Please write out each entry below exactly as it appears.

══ AVAILABLE DATA

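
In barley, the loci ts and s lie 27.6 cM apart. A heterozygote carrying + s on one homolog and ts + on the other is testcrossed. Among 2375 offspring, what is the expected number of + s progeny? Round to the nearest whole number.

A map distance of 27.6 cM corresponds to a recombination frequency of 0.276.
The F1 is + s / ts +, so + s is a parental gamete class with expected frequency (1 − r)/2 = 0.724/2 = 0.3620.
Expected number = 0.3620 × 2375 = 859.75 ≈ 860.

860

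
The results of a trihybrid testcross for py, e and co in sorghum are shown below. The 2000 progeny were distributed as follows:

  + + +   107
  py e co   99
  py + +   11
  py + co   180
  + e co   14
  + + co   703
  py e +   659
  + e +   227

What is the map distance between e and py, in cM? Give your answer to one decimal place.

21.6 cM

The two most frequent reciprocal classes, + + co and py e +, are the parental types, so the F1 was + + co / py e +.
The two rarest classes, + e co and py + +, are the double crossovers. Comparing them with the parentals, only the e allele has switched, so e is the middle locus and the order is py – e – co.
Crossovers in the py–e interval produce the single-crossover classes py + co and + e + (180 + 227 = 407) plus the double crossovers (25).
RF(py–e) = (407 + 25) / 2000 = 432/2000 = 0.2160 → 21.6 cM.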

════

**ANSWER SECTION**
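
In barley, the loci ts and s lie 27.6 cM apart. A heterozygote carrying + s on one homolog and ts + on the other is testcrossed. Among 2375 offspring, what is the expected number of + s progeny? Round to the nearest whole number.

A map distance of 27.6 cM corresponds to a recombination frequency of 0.276.
The F1 is + s / ts +, so + s is a parental gamete class with expected frequency (1 − r)/2 = 0.724/2 = 0.3620.
Expected number = 0.3620 × 2375 = 859.75 ≈ 860.

860

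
The results of a trihybrid testcross for py, e and co in sorghum are shown below. The 2000 progeny were distributed as follows:

  + + +   107
  py e co   99
  py + +   11
  py + co   180
  + e co   14
  + + co   703
  py e +   659
  + e +   227

What is the map distance between e and py, in cM? Give your answer to one decimal place.

21.6 cM

The two most frequent reciprocal classes, + + co and py e +, are the parental types, so the F1 was + + co / py e +.
The two rarest classes, + e co and py + +, are the double crossovers. Comparing them with the parentals, only the e allele has switched, so e is the middle locus and the order is py – e – co.
Crossovers in the py–e interval produce the single-crossover classes py + co and + e + (180 + 227 = 407) plus the double crossovers (25).
RF(py–e) = (407 + 25) / 2000 = 432/2000 = 0.2160 → 21.6 cM.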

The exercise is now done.